◆ Directions ◆
Each line from the one containing "The relation h" through the end of the data below is to be output verbatim, with no lines added or left out.

◆ Recorded data ◆
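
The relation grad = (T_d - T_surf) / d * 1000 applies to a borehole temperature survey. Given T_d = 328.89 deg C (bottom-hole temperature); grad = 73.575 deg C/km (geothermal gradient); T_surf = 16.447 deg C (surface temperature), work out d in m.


d = (T_d - T_surf) / grad * 1000
d = (328.89 - 16.447) / 73.575 * 1000
d = 4246.6 m


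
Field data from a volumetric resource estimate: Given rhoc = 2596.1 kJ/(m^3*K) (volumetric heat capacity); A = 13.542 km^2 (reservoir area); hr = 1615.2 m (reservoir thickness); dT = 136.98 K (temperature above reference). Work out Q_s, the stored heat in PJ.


Step 1: Vr = A*1e6*hr = 13.542*1e6*1615.2 = 2.187304e+10 m^3
Step 2: Q_s = Vr*rhoc*dT/1e12 = 2.187304e+10*2596.1*136.98/1e12 = 7778.4 PJ
Q_s = 7778.4 PJ


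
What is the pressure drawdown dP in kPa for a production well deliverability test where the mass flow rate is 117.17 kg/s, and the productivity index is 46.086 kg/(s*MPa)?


dP = mdot * 1000 / PI
dP = 117.17 * 1000 / 46.086
dP = 2542.4 kPa


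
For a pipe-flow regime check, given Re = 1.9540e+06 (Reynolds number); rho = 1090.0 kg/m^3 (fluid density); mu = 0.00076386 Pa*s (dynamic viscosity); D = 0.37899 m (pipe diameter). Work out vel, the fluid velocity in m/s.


vel = Re * mu / (rho * D)
vel = 1.9540e+06 * 0.00076386 / (1090.0 * 0.37899)
vel = 3.6131 m/s


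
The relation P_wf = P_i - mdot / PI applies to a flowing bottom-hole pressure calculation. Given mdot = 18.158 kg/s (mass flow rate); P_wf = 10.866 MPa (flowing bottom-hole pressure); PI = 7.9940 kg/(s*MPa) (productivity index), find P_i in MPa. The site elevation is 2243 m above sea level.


P_i = P_wf + mdot / PI
P_i = 10.866 + 18.158 / 7.9940
P_i = 13.137 MPa


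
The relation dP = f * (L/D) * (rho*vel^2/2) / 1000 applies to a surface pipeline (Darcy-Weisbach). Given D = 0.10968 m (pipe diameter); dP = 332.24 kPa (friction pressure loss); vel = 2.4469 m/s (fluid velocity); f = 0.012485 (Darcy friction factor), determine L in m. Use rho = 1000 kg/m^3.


L = dP*1000*D / (f*rho*vel^2/2)
L = 332.24*1000*0.10968 / (0.012485*1000*2.4469^2/2)
L = 974.96 m


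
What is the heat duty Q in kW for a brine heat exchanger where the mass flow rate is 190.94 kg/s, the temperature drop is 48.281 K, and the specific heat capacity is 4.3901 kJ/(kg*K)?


Q = mdot * cp * dT / 1000
Q = 190.94 * 4.3901 * 48.281 / 1000
Q = 40.47134 MW
Convert: 40.47134 MW * 1000.0 = 40471 kW
Q = 40471 kW


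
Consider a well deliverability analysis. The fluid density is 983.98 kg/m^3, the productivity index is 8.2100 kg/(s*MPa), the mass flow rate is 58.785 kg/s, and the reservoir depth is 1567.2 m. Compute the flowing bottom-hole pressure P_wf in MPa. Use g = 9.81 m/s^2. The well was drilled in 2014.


Step 1: P_i = rho*g*h/1e6 = 983.98*9.81*1567.2/1e6 = 15.12794 MPa
Step 2: P_wf = P_i - mdot/PI = 15.12794 - 58.785/8.21 = 7.9678 MPa
P_wf = 7.9678 MPa


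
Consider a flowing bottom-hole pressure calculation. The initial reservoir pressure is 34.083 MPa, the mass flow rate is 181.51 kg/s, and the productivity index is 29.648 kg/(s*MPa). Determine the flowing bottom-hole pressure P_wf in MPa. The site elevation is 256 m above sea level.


P_wf = P_i - mdot / PI
P_wf = 34.083 - 181.51 / 29.648
P_wf = 27.961 MPa


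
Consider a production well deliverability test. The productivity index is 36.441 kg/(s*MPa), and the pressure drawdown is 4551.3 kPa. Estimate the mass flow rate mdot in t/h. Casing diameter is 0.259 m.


mdot = PI * dP / 1000
mdot = 36.441 * 4551.3 / 1000
mdot = 165.8539 kg/s
Convert: 165.8539 kg/s * 3.6 = 597.07 t/h
mdot = 597.07 t/h


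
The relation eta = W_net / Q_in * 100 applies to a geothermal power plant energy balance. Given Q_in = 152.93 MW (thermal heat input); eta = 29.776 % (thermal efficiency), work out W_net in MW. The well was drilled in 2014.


W_net = eta / 100 * Q_in
W_net = 29.776 / 100 * 152.93
W_net = 45.536 MW


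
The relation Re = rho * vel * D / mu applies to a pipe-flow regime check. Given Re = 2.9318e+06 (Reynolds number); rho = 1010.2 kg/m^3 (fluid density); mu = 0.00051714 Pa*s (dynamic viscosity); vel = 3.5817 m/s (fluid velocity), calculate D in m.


D = Re * mu / (rho * vel)
D = 2.9318e+06 * 0.00051714 / (1010.2 * 3.5817)
D = 0.41903 m


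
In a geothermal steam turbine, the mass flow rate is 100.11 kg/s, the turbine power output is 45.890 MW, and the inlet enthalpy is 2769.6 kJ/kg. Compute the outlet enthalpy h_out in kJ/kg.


h_out = h_in - P * 1000 / mdot
h_out = 2769.6 - 45.890 * 1000 / 100.11
h_out = 2311.2 kJ/kg


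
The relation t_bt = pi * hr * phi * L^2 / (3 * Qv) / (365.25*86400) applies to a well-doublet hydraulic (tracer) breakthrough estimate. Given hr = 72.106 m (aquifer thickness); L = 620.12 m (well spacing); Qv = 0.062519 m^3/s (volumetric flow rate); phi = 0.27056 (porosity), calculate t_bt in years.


t_bt = pi * hr * phi * L^2 / (3 * Qv) / (365.25*86400)
t_bt = pi * 72.106 * 0.27056 * 620.12^2 / (3 * 0.062519) / (365.25*86400)
t_bt = 3.9820 years


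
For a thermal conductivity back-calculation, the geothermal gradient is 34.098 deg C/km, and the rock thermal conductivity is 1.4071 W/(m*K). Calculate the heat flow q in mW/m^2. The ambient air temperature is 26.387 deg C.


q = k * grad / 1000
q = 1.4071 * 34.098 / 1000
q = 0.04797930 W/m^2
Convert: 0.04797930 W/m^2 * 1000.0 = 47.979 mW/m^2
q = 47.979 mW/m^2


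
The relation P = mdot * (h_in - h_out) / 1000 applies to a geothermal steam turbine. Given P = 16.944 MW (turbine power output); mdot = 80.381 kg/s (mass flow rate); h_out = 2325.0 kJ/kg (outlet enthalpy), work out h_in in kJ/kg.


h_in = h_out + P * 1000 / mdot
h_in = 2325.0 + 16.944 * 1000 / 80.381
h_in = 2535.8 kJ/kg


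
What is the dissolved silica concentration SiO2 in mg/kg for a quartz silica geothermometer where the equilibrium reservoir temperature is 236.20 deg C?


SiO2 = 10^(5.19 - 1309/(T_eq + 273.15))
SiO2 = 10^(5.19 - 1309/(236.20 + 273.15))
SiO2 = 416.92 mg/kg


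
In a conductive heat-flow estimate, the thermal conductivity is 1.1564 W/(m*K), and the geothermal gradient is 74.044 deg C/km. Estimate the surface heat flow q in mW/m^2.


q = k * grad / 1000
q = 1.1564 * 74.044 / 1000
q = 0.08562448 W/m^2
Convert: 0.08562448 W/m^2 * 1000.0 = 85.624 mW/m^2
q = 85.624 mW/m^2


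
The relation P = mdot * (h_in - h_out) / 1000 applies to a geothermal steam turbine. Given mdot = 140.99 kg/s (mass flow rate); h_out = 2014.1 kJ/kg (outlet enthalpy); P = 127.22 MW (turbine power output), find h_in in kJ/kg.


h_in = h_out + P * 1000 / mdot
h_in = 2014.1 + 127.22 * 1000 / 140.99
h_in = 2916.4 kJ/kg


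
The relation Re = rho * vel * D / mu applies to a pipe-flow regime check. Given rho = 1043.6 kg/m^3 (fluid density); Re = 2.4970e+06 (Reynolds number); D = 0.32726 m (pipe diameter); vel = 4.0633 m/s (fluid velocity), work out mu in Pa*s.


mu = rho * vel * D / Re
mu = 1043.6 * 4.0633 * 0.32726 / 2.4970e+06
mu = 0.00055576 Pa*s


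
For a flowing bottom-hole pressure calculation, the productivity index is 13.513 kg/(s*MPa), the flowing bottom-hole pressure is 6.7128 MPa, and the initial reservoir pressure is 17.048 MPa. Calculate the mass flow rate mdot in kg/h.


mdot = (P_i - P_wf) * PI
mdot = (17.048 - 6.7128) * 13.513
mdot = 139.6596 kg/s
Convert: 139.6596 kg/s * 3600.0 = 5.0277e+05 kg/h
mdot = 5.0277e+05 kg/h


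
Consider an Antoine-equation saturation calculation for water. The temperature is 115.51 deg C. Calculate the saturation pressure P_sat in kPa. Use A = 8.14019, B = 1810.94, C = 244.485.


P_sat = 10^(A - B/(C + T)) / 760 * 0.101325
P_sat = 10^(8.14019 - 1810.94/(244.485 + 115.51)) / 760 * 0.101325
P_sat = 0.1716462 MPa
Convert: 0.1716462 MPa * 1000.0 = 171.65 kPa
P_sat = 171.65 kPa


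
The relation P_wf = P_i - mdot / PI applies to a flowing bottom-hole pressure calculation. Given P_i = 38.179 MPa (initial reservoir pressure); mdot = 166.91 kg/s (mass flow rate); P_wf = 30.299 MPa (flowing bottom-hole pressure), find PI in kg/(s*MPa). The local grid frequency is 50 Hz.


PI = mdot / (P_i - P_wf)
PI = 166.91 / (38.179 - 30.299)
PI = 21.181 kg/(s*MPa)


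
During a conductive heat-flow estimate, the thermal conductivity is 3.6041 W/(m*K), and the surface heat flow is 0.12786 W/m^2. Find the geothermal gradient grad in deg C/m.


grad = q * 1000 / k
grad = 0.12786 * 1000 / 3.6041
grad = 35.47626 deg C/km
Convert: 35.47626 deg C/km * 0.001 = 0.035476 deg C/m
grad = 0.035476 deg C/m


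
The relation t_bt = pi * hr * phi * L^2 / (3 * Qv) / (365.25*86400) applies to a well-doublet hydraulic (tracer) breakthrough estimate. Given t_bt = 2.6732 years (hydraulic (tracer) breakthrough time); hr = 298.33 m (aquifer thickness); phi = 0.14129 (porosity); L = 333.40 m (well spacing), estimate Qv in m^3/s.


Qv = pi*hr*phi*L^2 / (3*t_bt*365.25*86400)
Qv = pi*298.33*0.14129*333.40^2 / (3*2.6732*365.25*86400)
Qv = 0.058161 m^3/s


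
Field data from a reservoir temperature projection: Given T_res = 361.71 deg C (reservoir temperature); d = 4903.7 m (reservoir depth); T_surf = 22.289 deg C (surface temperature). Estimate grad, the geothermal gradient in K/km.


grad = (T_res - T_surf) / d * 1000
grad = (361.71 - 22.289) / 4903.7 * 1000
grad = 69.21733 deg C/km
Convert: 69.21733 deg C/km * 1.0 = 69.217 K/km
grad = 69.217 K/km


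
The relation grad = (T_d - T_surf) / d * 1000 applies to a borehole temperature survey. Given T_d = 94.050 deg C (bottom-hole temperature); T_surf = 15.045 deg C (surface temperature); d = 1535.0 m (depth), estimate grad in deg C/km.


grad = (T_d - T_surf) / d * 1000
grad = (94.050 - 15.045) / 1535.0 * 1000
grad = 51.469 deg C/km


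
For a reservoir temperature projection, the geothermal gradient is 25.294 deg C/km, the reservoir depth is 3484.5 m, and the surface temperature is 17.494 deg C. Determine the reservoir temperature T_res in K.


T_res = T_surf + grad * d / 1000
T_res = 17.494 + 25.294 * 3484.5 / 1000
T_res = 105.6309 deg C
Convert to K: 105.6309 + 273.15 = 378.78 K
T_res = 378.78 K


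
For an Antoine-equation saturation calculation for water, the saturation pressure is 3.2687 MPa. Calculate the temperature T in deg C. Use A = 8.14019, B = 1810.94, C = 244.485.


T = B / (A - log10(P_sat * 760 / 0.101325)) - C
T = 1810.94 / (8.14019 - log10(3.2687 * 760 / 0.101325)) - 244.485
T = 238.34 deg C


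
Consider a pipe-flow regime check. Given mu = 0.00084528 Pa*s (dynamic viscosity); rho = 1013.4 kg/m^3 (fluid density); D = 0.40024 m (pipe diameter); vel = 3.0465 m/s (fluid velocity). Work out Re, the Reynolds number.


Re = rho * vel * D / mu
Re = 1013.4 * 3.0465 * 0.40024 / 0.00084528
Re = 1.4618e+06


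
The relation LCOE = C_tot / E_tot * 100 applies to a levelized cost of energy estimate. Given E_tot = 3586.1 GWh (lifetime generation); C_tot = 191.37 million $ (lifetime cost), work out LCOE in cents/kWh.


LCOE = C_tot / E_tot * 100
LCOE = 191.37 / 3586.1 * 100
LCOE = 5.3364 cents/kWh


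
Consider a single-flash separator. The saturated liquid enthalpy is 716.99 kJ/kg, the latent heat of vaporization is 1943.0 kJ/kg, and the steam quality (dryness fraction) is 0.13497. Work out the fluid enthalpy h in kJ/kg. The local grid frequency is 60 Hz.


h = hf + x * hfg
h = 716.99 + 0.13497 * 1943.0
h = 979.24 kJ/kg


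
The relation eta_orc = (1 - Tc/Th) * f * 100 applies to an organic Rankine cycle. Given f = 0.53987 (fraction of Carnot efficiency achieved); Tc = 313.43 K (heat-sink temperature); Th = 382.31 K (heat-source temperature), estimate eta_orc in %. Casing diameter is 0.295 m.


eta_orc = (1 - Tc/Th) * f * 100
eta_orc = (1 - 313.43/382.31) * 0.53987 * 100
eta_orc = 9.7267 %


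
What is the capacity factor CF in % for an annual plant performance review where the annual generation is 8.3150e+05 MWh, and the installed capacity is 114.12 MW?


CF = E_a / (cap * 8760) * 100
CF = 8.3150e+05 / (114.12 * 8760) * 100
CF = 83.176 %


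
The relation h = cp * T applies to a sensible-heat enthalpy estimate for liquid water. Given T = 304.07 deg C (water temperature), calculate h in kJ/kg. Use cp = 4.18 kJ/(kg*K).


h = cp * T
h = 4.18 * 304.07
h = 1271.0 kJ/kg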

◆ Result ◆
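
The relation h = cp * T applies to a sensible-heat enthalpy estimate for liquid water. Given T = 304.07 deg C (water temperature), calculate h in kJ/kg. Use cp = 4.18 kJ/(kg*K).


h = cp * T
h = 4.18 * 304.07
h = 1271.0 kJ/kg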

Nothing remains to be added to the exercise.